* _TASK_
Determine how many lines in the data below contain "What" and write only that number.

○ ○ ○ ○ ○ ○ ○

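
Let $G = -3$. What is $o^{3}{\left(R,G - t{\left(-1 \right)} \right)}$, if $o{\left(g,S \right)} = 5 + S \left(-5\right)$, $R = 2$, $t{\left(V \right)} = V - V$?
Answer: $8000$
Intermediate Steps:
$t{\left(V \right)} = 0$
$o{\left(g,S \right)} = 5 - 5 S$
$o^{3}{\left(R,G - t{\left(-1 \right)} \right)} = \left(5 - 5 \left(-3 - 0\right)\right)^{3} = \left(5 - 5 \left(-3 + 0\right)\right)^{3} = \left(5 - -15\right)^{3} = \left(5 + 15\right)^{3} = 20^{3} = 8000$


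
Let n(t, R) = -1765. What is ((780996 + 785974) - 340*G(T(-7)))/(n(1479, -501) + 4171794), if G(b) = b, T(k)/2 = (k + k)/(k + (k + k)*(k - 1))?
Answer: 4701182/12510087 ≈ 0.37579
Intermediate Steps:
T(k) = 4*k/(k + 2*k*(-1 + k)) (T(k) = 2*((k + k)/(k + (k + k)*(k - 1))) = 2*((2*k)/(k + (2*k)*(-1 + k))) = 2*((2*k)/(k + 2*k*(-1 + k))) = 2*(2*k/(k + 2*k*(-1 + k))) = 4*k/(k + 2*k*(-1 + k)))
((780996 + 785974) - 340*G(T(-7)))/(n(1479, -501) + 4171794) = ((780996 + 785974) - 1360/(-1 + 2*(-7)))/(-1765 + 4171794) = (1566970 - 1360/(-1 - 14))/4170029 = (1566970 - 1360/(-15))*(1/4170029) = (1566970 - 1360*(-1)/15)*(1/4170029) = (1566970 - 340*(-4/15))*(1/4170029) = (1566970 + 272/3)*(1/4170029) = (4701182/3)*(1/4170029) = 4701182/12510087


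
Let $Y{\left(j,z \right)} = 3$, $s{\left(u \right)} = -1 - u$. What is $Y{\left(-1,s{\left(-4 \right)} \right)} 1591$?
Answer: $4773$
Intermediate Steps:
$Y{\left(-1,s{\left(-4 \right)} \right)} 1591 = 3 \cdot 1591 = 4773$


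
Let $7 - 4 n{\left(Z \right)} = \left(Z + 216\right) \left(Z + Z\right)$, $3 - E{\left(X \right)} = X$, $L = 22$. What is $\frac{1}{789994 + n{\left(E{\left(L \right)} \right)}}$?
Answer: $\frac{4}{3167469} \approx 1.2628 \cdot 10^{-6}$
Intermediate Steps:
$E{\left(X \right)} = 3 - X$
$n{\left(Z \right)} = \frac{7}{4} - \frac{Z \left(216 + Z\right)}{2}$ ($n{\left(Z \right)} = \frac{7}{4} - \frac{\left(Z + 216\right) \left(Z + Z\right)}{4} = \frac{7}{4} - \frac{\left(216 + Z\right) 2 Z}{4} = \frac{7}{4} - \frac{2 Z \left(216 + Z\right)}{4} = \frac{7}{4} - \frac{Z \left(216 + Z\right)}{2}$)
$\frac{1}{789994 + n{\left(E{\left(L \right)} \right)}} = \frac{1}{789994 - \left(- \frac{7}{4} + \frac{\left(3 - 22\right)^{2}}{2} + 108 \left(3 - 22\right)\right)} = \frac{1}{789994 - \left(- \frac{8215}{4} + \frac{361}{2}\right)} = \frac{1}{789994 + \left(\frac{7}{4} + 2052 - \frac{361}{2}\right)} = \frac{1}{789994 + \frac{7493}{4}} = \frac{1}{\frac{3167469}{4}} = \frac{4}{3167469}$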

○ ○ ○ ○ ○ ○ ○

* _WRITTEN SOLUTION_
4